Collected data

================================

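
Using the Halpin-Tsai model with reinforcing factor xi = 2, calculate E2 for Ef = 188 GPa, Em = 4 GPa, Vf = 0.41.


eta = (Ef/Em - 1)/(Ef/Em + xi) = (47.0 - 1)/(47.0 + 2) = 0.9388
E2 = Em*(1+xi*eta*Vf)/(1-eta*Vf) = 11.51 GPa

11.51 GPa


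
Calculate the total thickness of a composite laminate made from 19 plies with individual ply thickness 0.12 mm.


h = n * t_ply = 19 * 0.12 = 2.28 mm

2.28 mm


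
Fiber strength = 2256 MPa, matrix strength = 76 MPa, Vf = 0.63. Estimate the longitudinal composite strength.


sigma_1 = sigma_f*Vf + sigma_m*(1-Vf) = 2256*0.63 + 76*0.37 = 1449.4 MPa

1449.4 MPa


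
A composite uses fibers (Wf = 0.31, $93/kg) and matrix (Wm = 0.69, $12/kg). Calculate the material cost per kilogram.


Cost = cost_f*Wf + cost_m*Wm = 93*0.31 + 12*0.69 = $37.11/kg

$37.11/kg


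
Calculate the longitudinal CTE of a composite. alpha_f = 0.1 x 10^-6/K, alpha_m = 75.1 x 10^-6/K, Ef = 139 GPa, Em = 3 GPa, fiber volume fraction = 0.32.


E1 = Ef*Vf + Em*(1-Vf) = 46.52
alpha_1 = (alpha_f*Ef*Vf + alpha_m*Em*(1-Vf))/E1 = 3.39 x 10^-6/K

3.39 x 10^-6/K


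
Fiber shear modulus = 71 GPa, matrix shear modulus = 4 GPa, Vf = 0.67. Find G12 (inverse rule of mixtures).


1/G12 = Vf/Gf + (1-Vf)/Gm = 0.67/71 + 0.33/4
G12 = 10.88 GPa

10.88 GPa


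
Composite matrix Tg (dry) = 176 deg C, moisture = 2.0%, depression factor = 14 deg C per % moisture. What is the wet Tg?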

================================

* What the task asks *
Set every record down again exactly as written.

* The completed task *
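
Using the Halpin-Tsai model with reinforcing factor xi = 2, calculate E2 for Ef = 188 GPa, Em = 4 GPa, Vf = 0.41.


eta = (Ef/Em - 1)/(Ef/Em + xi) = (47.0 - 1)/(47.0 + 2) = 0.9388
E2 = Em*(1+xi*eta*Vf)/(1-eta*Vf) = 11.51 GPa

11.51 GPa


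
Calculate the total thickness of a composite laminate made from 19 plies with individual ply thickness 0.12 mm.


h = n * t_ply = 19 * 0.12 = 2.28 mm

2.28 mm


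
Fiber strength = 2256 MPa, matrix strength = 76 MPa, Vf = 0.63. Estimate the longitudinal composite strength.


sigma_1 = sigma_f*Vf + sigma_m*(1-Vf) = 2256*0.63 + 76*0.37 = 1449.4 MPa

1449.4 MPa


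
A composite uses fibers (Wf = 0.31, $93/kg) and matrix (Wm = 0.69, $12/kg). Calculate the material cost per kilogram.


Cost = cost_f*Wf + cost_m*Wm = 93*0.31 + 12*0.69 = $37.11/kg

$37.11/kg


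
Calculate the longitudinal CTE of a composite. alpha_f = 0.1 x 10^-6/K, alpha_m = 75.1 x 10^-6/K, Ef = 139 GPa, Em = 3 GPa, fiber volume fraction = 0.32.


E1 = Ef*Vf + Em*(1-Vf) = 46.52
alpha_1 = (alpha_f*Ef*Vf + alpha_m*Em*(1-Vf))/E1 = 3.39 x 10^-6/K

3.39 x 10^-6/K


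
Fiber shear modulus = 71 GPa, matrix shear modulus = 4 GPa, Vf = 0.67. Find G12 (inverse rule of mixtures).


1/G12 = Vf/Gf + (1-Vf)/Gm = 0.67/71 + 0.33/4
G12 = 10.88 GPa

10.88 GPa


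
Composite matrix Tg (dry) = 176 deg C, moisture = 2.0%, depression factor = 14 deg C per % moisture. What is the wet Tg?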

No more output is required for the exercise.